▶ Exercise aim:
All of the entries should be written out again exactly.

▶ Raw data:
□ □ □ □ □ □ □
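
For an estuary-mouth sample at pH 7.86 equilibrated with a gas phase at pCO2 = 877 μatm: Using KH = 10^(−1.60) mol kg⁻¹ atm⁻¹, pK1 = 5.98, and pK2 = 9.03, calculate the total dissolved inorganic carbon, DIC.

DIC = 1.81 mmol/kg

[CO2*] = KH · pCO2 = 10^(−1.60) × 877×10^-6 = 2.203×10^-5 mol/kg
α₀ = 1/(1 + K1/[H⁺] + K1K2/[H⁺]²) = 1/(1 + 10^+1.88 + 10^+0.71) = 0.01220
DIC = [CO2*]/α₀ = 2.203×10^-5 / 0.01220 = 1.81 mmol/kg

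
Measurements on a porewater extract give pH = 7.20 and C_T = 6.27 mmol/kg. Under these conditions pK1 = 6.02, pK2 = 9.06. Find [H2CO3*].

[CO2*] = 0.384 mmol/kg

α₀ = 1 / (1 + K1/[H⁺] + K1K2/[H⁺]²) = 1 / (1 + 10^+1.18 + 10^-0.68)
   = 1 / (1 + 15.136 + 0.20893) = 1/16.345 = 0.06118
[CO2*] = α₀ × DIC = 0.06118 × 6.27 = 0.384 mmol/kg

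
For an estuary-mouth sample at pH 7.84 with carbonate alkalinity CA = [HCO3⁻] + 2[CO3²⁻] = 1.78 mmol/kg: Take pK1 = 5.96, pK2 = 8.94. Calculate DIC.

DIC = 1.68 mmol/kg

CA = [HCO3⁻] + 2[CO3²⁻] = (α₁ + 2α₂)·DIC
At pH 7.84: [H⁺]/K1 = 10^-1.88 = 0.013183, K2/[H⁺] = 10^-1.10 = 0.079433
α₁ = 1/(1 + 0.013183 + 0.079433) = 1/1.0926 = 0.9152; α₂ = α₁·K2/[H⁺] = 0.07270
α₁ + 2α₂ = 1.0606
DIC = CA / (α₁ + 2α₂) = 1.78 / 1.0606 = 1.68 mmol/kg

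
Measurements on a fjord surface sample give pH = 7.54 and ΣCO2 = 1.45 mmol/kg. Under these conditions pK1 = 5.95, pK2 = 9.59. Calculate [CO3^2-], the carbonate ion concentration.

α₂ = 1 / (1 + [H⁺]/K2 + [H⁺]²/(K1K2)) = 1 / (1 + 10^+2.05 + 10^+0.46)
   = 1 / (1 + 112.20 + 2.8840) = 1/116.09 = 0.008614
[CO3²⁻] = α₂ × DIC = 0.008614 × 1.45 = 0.0125 mmol/kg = 12.5 μmol/kg

[CO3²⁻] = 12.5 μmol/kg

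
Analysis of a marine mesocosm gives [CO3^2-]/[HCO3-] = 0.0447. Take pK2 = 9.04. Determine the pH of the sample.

From K2 = [H⁺][CO3^2-]/[HCO3-]:  pH = pK2 + log₁₀([CO3^2-]/[HCO3-])
log₁₀(0.0447) = -1.350
pH = 9.04 + (-1.350) = 7.69

pH = 7.69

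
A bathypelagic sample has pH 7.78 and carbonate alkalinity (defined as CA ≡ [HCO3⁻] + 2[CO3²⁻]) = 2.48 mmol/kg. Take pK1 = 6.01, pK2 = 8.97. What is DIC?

CA = [HCO3⁻] + 2[CO3²⁻] = (α₁ + 2α₂)·DIC
At pH 7.78: [H⁺]/K1 = 10^-1.77 = 0.016982, K2/[H⁺] = 10^-1.19 = 0.064565
α₁ = 1/(1 + 0.016982 + 0.064565) = 1/1.0815 = 0.9246; α₂ = α₁·K2/[H⁺] = 0.05970
α₁ + 2α₂ = 1.0440
DIC = CA / (α₁ + 2α₂) = 2.48 / 1.0440 = 2.38 mmol/kg

DIC = 2.38 mmol/kg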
□ □ □ □ □ □ □
▶ Reply:
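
For an estuary-mouth sample at pH 7.86 equilibrated with a gas phase at pCO2 = 877 μatm: Using KH = 10^(−1.60) mol kg⁻¹ atm⁻¹, pK1 = 5.98, and pK2 = 9.03, calculate the total dissolved inorganic carbon, DIC.

DIC = 1.81 mmol/kg

[CO2*] = KH · pCO2 = 10^(−1.60) × 877×10^-6 = 2.203×10^-5 mol/kg
α₀ = 1/(1 + K1/[H⁺] + K1K2/[H⁺]²) = 1/(1 + 10^+1.88 + 10^+0.71) = 0.01220
DIC = [CO2*]/α₀ = 2.203×10^-5 / 0.01220 = 1.81 mmol/kg

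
Measurements on a porewater extract give pH = 7.20 and C_T = 6.27 mmol/kg. Under these conditions pK1 = 6.02, pK2 = 9.06. Find [H2CO3*].

[CO2*] = 0.384 mmol/kg

α₀ = 1 / (1 + K1/[H⁺] + K1K2/[H⁺]²) = 1 / (1 + 10^+1.18 + 10^-0.68)
   = 1 / (1 + 15.136 + 0.20893) = 1/16.345 = 0.06118
[CO2*] = α₀ × DIC = 0.06118 × 6.27 = 0.384 mmol/kg

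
For an estuary-mouth sample at pH 7.84 with carbonate alkalinity CA = [HCO3⁻] + 2[CO3²⁻] = 1.78 mmol/kg: Take pK1 = 5.96, pK2 = 8.94. Calculate DIC.

DIC = 1.68 mmol/kg

CA = [HCO3⁻] + 2[CO3²⁻] = (α₁ + 2α₂)·DIC
At pH 7.84: [H⁺]/K1 = 10^-1.88 = 0.013183, K2/[H⁺] = 10^-1.10 = 0.079433
α₁ = 1/(1 + 0.013183 + 0.079433) = 1/1.0926 = 0.9152; α₂ = α₁·K2/[H⁺] = 0.07270
α₁ + 2α₂ = 1.0606
DIC = CA / (α₁ + 2α₂) = 1.78 / 1.0606 = 1.68 mmol/kg

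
Measurements on a fjord surface sample give pH = 7.54 and ΣCO2 = 1.45 mmol/kg. Under these conditions pK1 = 5.95, pK2 = 9.59. Calculate [CO3^2-], the carbonate ion concentration.

α₂ = 1 / (1 + [H⁺]/K2 + [H⁺]²/(K1K2)) = 1 / (1 + 10^+2.05 + 10^+0.46)
   = 1 / (1 + 112.20 + 2.8840) = 1/116.09 = 0.008614
[CO3²⁻] = α₂ × DIC = 0.008614 × 1.45 = 0.0125 mmol/kg = 12.5 μmol/kg

[CO3²⁻] = 12.5 μmol/kg

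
Analysis of a marine mesocosm gives [CO3^2-]/[HCO3-] = 0.0447. Take pK2 = 9.04. Determine the pH of the sample.

From K2 = [H⁺][CO3^2-]/[HCO3-]:  pH = pK2 + log₁₀([CO3^2-]/[HCO3-])
log₁₀(0.0447) = -1.350
pH = 9.04 + (-1.350) = 7.69

pH = 7.69

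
A bathypelagic sample has pH 7.78 and carbonate alkalinity (defined as CA ≡ [HCO3⁻] + 2[CO3²⁻]) = 2.48 mmol/kg. Take pK1 = 6.01, pK2 = 8.97. What is DIC?

CA = [HCO3⁻] + 2[CO3²⁻] = (α₁ + 2α₂)·DIC
At pH 7.78: [H⁺]/K1 = 10^-1.77 = 0.016982, K2/[H⁺] = 10^-1.19 = 0.064565
α₁ = 1/(1 + 0.016982 + 0.064565) = 1/1.0815 = 0.9246; α₂ = α₁·K2/[H⁺] = 0.05970
α₁ + 2α₂ = 1.0440
DIC = CA / (α₁ + 2α₂) = 2.48 / 1.0440 = 2.38 mmol/kg

DIC = 2.38 mmol/kg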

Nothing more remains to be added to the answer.